● **WHAT TO PRODUCE**
Reproduce the following material exactly, including every line.

————

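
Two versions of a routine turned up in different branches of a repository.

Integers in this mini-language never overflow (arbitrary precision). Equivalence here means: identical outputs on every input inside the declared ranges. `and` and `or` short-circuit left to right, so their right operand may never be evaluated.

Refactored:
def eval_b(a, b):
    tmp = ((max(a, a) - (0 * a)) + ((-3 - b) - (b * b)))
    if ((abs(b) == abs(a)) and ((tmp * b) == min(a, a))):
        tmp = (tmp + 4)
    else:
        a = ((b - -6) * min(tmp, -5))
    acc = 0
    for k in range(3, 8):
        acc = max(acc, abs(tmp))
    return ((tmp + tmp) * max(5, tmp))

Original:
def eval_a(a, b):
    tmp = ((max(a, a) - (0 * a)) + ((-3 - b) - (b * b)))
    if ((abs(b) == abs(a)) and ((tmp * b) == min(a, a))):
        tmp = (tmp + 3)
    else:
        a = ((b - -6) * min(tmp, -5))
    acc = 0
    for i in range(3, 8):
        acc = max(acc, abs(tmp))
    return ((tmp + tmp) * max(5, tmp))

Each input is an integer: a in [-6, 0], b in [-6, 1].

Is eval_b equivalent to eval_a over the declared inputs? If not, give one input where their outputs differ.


On input a=0, b=0, eval_a returns 0 while eval_b returns 10.
verdict: not equivalent; witness: a=0, b=0


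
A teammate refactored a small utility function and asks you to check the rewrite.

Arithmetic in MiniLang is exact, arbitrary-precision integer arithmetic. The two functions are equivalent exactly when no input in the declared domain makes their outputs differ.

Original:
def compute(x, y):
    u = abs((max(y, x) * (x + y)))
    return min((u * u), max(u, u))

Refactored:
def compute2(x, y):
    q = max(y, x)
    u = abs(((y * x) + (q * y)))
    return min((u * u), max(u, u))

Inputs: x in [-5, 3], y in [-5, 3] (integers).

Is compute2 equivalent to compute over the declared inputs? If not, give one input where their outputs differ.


There is a counterexample at x=-4, y=-5: 36 on one side, 40 on the other.
compute: u becomes 36; next final value 36
compute2: q becomes -4; next u becomes 40; next final value 40
verdict: not equivalent; witness: x=-4, y=-5


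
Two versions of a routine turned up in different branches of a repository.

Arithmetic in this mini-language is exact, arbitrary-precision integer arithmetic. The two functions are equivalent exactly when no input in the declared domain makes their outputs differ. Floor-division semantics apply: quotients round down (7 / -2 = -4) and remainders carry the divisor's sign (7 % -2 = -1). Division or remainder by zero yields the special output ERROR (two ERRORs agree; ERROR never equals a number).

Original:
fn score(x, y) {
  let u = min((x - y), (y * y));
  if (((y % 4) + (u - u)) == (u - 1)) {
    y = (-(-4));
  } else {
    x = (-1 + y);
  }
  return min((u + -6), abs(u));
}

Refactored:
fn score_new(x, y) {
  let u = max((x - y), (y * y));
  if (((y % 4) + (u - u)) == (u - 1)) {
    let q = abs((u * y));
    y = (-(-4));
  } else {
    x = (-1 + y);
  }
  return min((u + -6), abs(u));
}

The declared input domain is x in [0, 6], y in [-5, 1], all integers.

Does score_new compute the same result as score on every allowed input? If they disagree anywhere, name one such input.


Consider the input x=0, y=-5.
score: u := 5 | (((y % 4) + (u - u)) == (u - 1)): false | x := -6 | result -1
score_new: u := 25 | (((y % 4) + (u - u)) == (u - 1)): false | x := -6 | result 19
-1 and 19 differ, so these are not the same function on this domain.
verdict: not equivalent; witness: x=0, y=-5


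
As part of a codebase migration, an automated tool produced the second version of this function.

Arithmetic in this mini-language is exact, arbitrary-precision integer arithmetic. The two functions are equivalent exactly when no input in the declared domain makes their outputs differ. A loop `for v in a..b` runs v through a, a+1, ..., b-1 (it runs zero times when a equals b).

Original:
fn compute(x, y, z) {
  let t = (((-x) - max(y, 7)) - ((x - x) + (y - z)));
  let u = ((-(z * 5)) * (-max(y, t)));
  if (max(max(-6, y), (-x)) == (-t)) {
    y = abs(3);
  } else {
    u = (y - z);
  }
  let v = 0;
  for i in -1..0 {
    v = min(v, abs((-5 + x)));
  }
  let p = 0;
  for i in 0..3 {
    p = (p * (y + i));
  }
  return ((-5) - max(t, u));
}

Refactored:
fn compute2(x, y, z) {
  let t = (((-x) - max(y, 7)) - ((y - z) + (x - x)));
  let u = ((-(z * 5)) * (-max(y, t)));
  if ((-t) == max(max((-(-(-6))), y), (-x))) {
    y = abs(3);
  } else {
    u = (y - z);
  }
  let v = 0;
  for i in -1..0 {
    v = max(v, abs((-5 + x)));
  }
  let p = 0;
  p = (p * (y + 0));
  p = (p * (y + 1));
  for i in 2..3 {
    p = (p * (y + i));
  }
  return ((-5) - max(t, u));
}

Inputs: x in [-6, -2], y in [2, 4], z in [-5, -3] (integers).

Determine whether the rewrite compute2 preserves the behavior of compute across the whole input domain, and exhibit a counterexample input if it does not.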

————

● **SOLUTION TO THE EXERCISE**
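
Two versions of a routine turned up in different branches of a repository.

Integers in this mini-language never overflow (arbitrary precision). Equivalence here means: identical outputs on every input inside the declared ranges. `and` and `or` short-circuit left to right, so their right operand may never be evaluated.

Refactored:
def eval_b(a, b):
    tmp = ((max(a, a) - (0 * a)) + ((-3 - b) - (b * b)))
    if ((abs(b) == abs(a)) and ((tmp * b) == min(a, a))):
        tmp = (tmp + 4)
    else:
        a = ((b - -6) * min(tmp, -5))
    acc = 0
    for k in range(3, 8):
        acc = max(acc, abs(tmp))
    return ((tmp + tmp) * max(5, tmp))

Original:
def eval_a(a, b):
    tmp = ((max(a, a) - (0 * a)) + ((-3 - b) - (b * b)))
    if ((abs(b) == abs(a)) and ((tmp * b) == min(a, a))):
        tmp = (tmp + 3)
    else:
        a = ((b - -6) * min(tmp, -5))
    acc = 0
    for i in range(3, 8):
        acc = max(acc, abs(tmp))
    return ((tmp + tmp) * max(5, tmp))

Each input is an integer: a in [-6, 0], b in [-6, 1].

Is eval_b equivalent to eval_a over the declared inputs? If not, give one input where their outputs differ.


On input a=0, b=0, eval_a returns 0 while eval_b returns 10.
verdict: not equivalent; witness: a=0, b=0


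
A teammate refactored a small utility function and asks you to check the rewrite.

Arithmetic in MiniLang is exact, arbitrary-precision integer arithmetic. The two functions are equivalent exactly when no input in the declared domain makes their outputs differ.

Original:
def compute(x, y):
    u = abs((max(y, x) * (x + y)))
    return min((u * u), max(u, u))

Refactored:
def compute2(x, y):
    q = max(y, x)
    u = abs(((y * x) + (q * y)))
    return min((u * u), max(u, u))

Inputs: x in [-5, 3], y in [-5, 3] (integers).

Is compute2 equivalent to compute over the declared inputs? If not, give one input where their outputs differ.


There is a counterexample at x=-4, y=-5: 36 on one side, 40 on the other.
compute: u becomes 36; next final value 36
compute2: q becomes -4; next u becomes 40; next final value 40
verdict: not equivalent; witness: x=-4, y=-5


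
Two versions of a routine turned up in different branches of a repository.

Arithmetic in this mini-language is exact, arbitrary-precision integer arithmetic. The two functions are equivalent exactly when no input in the declared domain makes their outputs differ. Floor-division semantics apply: quotients round down (7 / -2 = -4) and remainders carry the divisor's sign (7 % -2 = -1). Division or remainder by zero yields the special output ERROR (two ERRORs agree; ERROR never equals a number).

Original:
fn score(x, y) {
  let u = min((x - y), (y * y));
  if (((y % 4) + (u - u)) == (u - 1)) {
    y = (-(-4));
  } else {
    x = (-1 + y);
  }
  return min((u + -6), abs(u));
}

Refactored:
fn score_new(x, y) {
  let u = max((x - y), (y * y));
  if (((y % 4) + (u - u)) == (u - 1)) {
    let q = abs((u * y));
    y = (-(-4));
  } else {
    x = (-1 + y);
  }
  return min((u + -6), abs(u));
}

The declared input domain is x in [0, 6], y in [-5, 1], all integers.

Does score_new compute the same result as score on every allowed input? If they disagree anywhere, name one such input.


Consider the input x=0, y=-5.
score: u := 5 | (((y % 4) + (u - u)) == (u - 1)): false | x := -6 | result -1
score_new: u := 25 | (((y % 4) + (u - u)) == (u - 1)): false | x := -6 | result 19
-1 and 19 differ, so these are not the same function on this domain.
verdict: not equivalent; witness: x=0, y=-5


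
As part of a codebase migration, an automated tool produced the second version of this function.

Arithmetic in this mini-language is exact, arbitrary-precision integer arithmetic. The two functions are equivalent exactly when no input in the declared domain makes their outputs differ. A loop `for v in a..b` runs v through a, a+1, ..., b-1 (it runs zero times when a equals b).

Original:
fn compute(x, y, z) {
  let t = (((-x) - max(y, 7)) - ((x - x) + (y - z)));
  let u = ((-(z * 5)) * (-max(y, t)));
  if (max(max(-6, y), (-x)) == (-t)) {
    y = abs(3);
  } else {
    u = (y - z);
  }
  let v = 0;
  for i in -1..0 {
    v = min(v, abs((-5 + x)));
  }
  let p = 0;
  for i in 0..3 {
    p = (p * (y + i));
  }
  return ((-5) - max(t, u));
}

Refactored:
fn compute2(x, y, z) {
  let t = (((-x) - max(y, 7)) - ((y - z) + (x - x)));
  let u = ((-(z * 5)) * (-max(y, t)));
  if ((-t) == max(max((-(-(-6))), y), (-x))) {
    y = abs(3);
  } else {
    u = (y - z);
  }
  let v = 0;
  for i in -1..0 {
    v = max(v, abs((-5 + x)));
  }
  let p = 0;
  p = (p * (y + 0));
  p = (p * (y + 1));
  for i in 2..3 {
    p = (p * (y + i));
  }
  return ((-5) - max(t, u));
}

Inputs: x in [-6, -2], y in [2, 4], z in [-5, -3] (integers).

Determine whether the rewrite compute2 preserves the behavior of compute across the whole input domain, and exhibit a counterexample input if it does not.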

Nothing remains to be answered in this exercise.